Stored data
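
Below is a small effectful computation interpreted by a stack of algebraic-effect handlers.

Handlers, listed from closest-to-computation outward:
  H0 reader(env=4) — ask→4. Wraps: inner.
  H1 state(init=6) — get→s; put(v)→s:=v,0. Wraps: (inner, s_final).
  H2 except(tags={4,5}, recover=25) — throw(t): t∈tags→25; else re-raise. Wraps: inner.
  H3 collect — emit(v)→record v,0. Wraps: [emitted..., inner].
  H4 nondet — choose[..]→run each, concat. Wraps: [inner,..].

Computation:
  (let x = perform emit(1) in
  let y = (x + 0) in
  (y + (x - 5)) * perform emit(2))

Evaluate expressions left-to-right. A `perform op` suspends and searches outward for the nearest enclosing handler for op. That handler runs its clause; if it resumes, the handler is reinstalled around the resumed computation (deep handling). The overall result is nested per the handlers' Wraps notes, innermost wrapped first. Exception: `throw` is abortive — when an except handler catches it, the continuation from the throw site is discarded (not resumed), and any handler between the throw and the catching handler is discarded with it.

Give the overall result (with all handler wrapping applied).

Step-by-step:
emit(1) @ H3 ⇒ out+=1
emit(2) @ H3 ⇒ out+=2
H0 returns 0
H1 returns (0, 6)
H2 returns (0, 6)
H3 returns [1, 2, (0, 6)]
H4 returns [[1, 2, (0, 6)]]
= [[1, 2, (0, 6)]]

Answer: [[1, 2, (0, 6)]]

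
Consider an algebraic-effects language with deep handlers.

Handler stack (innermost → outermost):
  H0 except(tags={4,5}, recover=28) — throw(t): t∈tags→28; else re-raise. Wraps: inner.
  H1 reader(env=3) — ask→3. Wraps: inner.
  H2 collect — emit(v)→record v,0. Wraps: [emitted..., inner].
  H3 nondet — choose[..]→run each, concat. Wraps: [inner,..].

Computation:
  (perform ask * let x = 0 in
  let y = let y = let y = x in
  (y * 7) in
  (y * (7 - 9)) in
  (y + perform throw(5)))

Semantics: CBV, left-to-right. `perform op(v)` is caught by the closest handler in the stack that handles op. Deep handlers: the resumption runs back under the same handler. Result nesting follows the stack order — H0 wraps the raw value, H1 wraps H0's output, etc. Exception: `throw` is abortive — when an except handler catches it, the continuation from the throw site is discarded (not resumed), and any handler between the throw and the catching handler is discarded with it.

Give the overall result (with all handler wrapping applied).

Working:
ask @ H1 ⇒ 3
throw(5) @ H0 caught ⇒ 28
H1 returns 28
H2 returns [28]
H3 returns [[28]]
= [[28]]

Answer: [[28]]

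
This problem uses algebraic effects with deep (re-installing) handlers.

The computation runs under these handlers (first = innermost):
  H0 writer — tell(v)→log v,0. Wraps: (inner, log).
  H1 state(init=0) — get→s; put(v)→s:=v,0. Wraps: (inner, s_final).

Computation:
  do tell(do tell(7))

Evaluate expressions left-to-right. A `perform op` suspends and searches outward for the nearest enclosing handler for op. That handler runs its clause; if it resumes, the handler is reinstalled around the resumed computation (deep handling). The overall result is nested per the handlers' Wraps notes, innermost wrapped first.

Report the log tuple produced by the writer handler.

Answer: (7, 0)

Step-by-step:
tell(7) @ H0 ⇒ log+=7
tell(0) @ H0 ⇒ log+=0
H0 returns (0, (7, 0))
H1 returns ((0, (7, 0)), 0)
= ((0, (7, 0)), 0)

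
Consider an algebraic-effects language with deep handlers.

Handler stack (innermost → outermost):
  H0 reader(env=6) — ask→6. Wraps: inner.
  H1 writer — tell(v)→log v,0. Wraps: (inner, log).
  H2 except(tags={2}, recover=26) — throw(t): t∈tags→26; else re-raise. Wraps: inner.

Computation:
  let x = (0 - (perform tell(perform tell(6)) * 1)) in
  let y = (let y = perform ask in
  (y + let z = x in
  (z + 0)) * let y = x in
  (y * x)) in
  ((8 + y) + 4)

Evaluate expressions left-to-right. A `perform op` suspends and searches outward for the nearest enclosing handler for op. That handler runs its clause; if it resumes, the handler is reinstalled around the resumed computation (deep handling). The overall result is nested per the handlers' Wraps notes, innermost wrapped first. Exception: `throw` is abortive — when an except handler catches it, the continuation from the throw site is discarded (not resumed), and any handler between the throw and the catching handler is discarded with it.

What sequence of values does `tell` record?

Answer: (6, 0)

Evaluation trace:
tell(6) @ H1 ⇒ log+=6
tell(0) @ H1 ⇒ log+=0
ask @ H0 ⇒ 6
H0 returns 12
H1 returns (12, (6, 0))
H2 returns (12, (6, 0))
= (12, (6, 0))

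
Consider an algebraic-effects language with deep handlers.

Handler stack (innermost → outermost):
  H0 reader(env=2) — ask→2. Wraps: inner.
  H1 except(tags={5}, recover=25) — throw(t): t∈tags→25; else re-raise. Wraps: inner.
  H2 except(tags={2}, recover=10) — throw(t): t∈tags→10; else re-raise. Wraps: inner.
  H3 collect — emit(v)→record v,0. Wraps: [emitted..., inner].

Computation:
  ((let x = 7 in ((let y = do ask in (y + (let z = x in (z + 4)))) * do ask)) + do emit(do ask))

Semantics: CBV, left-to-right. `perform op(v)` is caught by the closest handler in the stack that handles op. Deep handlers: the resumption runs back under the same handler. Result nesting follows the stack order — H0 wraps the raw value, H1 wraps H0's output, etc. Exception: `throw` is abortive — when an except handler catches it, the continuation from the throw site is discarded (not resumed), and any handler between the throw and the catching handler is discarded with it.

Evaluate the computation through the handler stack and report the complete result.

Answer: [2, 26]

Step-by-step:
ask @ H0 ⇒ 2
ask @ H0 ⇒ 2
ask @ H0 ⇒ 2
emit(2) @ H3 ⇒ out+=2
H0 returns 26
H1 returns 26
H2 returns 26
H3 returns [2, 26]
= [2, 26]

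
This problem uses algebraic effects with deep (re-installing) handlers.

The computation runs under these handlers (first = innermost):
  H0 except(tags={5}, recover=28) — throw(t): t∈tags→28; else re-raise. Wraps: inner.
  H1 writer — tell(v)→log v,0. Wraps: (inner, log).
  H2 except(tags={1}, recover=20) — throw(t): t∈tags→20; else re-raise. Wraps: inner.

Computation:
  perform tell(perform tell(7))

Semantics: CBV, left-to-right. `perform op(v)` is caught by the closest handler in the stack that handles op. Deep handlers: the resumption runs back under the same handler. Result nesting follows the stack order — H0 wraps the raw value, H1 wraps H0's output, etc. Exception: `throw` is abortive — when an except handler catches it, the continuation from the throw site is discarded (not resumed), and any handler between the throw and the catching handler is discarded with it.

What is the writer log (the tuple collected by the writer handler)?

Answer: (7, 0)

Step-by-step:
tell(7) @ H1 ⇒ log+=7
tell(0) @ H1 ⇒ log+=0
H0 returns 0
H1 returns (0, (7, 0))
H2 returns (0, (7, 0))
= (0, (7, 0))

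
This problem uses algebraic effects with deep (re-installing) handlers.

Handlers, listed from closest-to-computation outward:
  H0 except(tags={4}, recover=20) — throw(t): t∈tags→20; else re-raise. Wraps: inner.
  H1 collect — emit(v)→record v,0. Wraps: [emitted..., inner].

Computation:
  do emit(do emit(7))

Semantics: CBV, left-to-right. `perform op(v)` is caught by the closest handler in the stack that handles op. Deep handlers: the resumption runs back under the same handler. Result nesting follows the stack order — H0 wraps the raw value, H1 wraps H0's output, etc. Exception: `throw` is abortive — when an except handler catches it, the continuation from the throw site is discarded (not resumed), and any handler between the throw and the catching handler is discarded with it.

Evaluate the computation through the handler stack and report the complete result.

Evaluation trace:
emit(7) @ H1 ⇒ out+=7
emit(0) @ H1 ⇒ out+=0
H0 returns 0
H1 returns [7, 0, 0]
= [7, 0, 0]

Answer: [7, 0, 0]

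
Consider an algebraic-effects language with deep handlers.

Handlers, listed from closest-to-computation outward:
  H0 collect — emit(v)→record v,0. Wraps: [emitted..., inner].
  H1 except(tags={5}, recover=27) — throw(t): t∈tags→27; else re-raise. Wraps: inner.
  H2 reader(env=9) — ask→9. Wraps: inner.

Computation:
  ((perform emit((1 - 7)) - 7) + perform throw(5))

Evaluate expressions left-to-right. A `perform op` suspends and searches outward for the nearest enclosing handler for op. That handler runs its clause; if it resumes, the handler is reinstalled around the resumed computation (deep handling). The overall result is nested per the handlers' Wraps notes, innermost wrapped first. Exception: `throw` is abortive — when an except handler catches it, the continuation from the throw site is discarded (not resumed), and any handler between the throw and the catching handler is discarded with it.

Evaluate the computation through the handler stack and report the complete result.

Step-by-step:
emit(-6) @ H0 ⇒ out+=-6
throw(5) @ H1 caught ⇒ 27
H2 returns 27
= 27

Answer: 27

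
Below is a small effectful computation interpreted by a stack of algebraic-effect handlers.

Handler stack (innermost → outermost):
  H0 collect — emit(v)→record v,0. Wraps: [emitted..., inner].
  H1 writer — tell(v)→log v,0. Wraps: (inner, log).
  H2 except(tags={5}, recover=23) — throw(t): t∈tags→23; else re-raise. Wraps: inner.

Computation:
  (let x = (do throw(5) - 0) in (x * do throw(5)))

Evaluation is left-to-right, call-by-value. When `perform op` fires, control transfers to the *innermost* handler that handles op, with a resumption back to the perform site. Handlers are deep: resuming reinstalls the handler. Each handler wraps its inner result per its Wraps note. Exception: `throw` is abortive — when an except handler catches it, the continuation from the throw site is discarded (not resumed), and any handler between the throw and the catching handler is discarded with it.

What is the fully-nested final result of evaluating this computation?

Answer: 23

Step-by-step:
throw(5) @ H2 caught ⇒ 23
= 23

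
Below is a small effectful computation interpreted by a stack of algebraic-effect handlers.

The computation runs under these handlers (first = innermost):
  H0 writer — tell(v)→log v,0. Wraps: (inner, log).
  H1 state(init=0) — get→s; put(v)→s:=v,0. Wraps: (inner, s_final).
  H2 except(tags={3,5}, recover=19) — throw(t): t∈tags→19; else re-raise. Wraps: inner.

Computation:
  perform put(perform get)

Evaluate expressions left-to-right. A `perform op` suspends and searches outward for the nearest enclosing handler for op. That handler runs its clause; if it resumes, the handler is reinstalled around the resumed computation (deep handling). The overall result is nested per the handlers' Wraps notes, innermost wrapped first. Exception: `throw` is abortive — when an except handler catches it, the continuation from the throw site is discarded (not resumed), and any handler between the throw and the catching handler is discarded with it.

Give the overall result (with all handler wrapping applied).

Answer: ((0, ()), 0)

Step-by-step:
get @ H1 ⇒ 0
put(0) @ H1 ⇒ s:=0
H0 returns (0, ())
H1 returns ((0, ()), 0)
H2 returns ((0, ()), 0)
= ((0, ()), 0)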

# REQUIRED WORK
Return each line of the entries that holds the string "raise".

# RESPONSE BOX
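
  H2 except(tags={4,5}, recover=25) — throw(t): t∈tags→25; else re-raise. Wraps: inner.
  H0 except(tags={4,5}, recover=28) — throw(t): t∈tags→28; else re-raise. Wraps: inner.
  H2 except(tags={2}, recover=26) — throw(t): t∈tags→26; else re-raise. Wraps: inner.
  H1 except(tags={5}, recover=25) — throw(t): t∈tags→25; else re-raise. Wraps: inner.
  H2 except(tags={2}, recover=10) — throw(t): t∈tags→10; else re-raise. Wraps: inner.
  H0 except(tags={5}, recover=28) — throw(t): t∈tags→28; else re-raise. Wraps: inner.
  H2 except(tags={1}, recover=20) — throw(t): t∈tags→20; else re-raise. Wraps: inner.
  H0 except(tags={4}, recover=20) — throw(t): t∈tags→20; else re-raise. Wraps: inner.
  H1 except(tags={5}, recover=27) — throw(t): t∈tags→27; else re-raise. Wraps: inner.
  H2 except(tags={5}, recover=23) — throw(t): t∈tags→23; else re-raise. Wraps: inner.
  H2 except(tags={3,5}, recover=19) — throw(t): t∈tags→19; else re-raise. Wraps: inner.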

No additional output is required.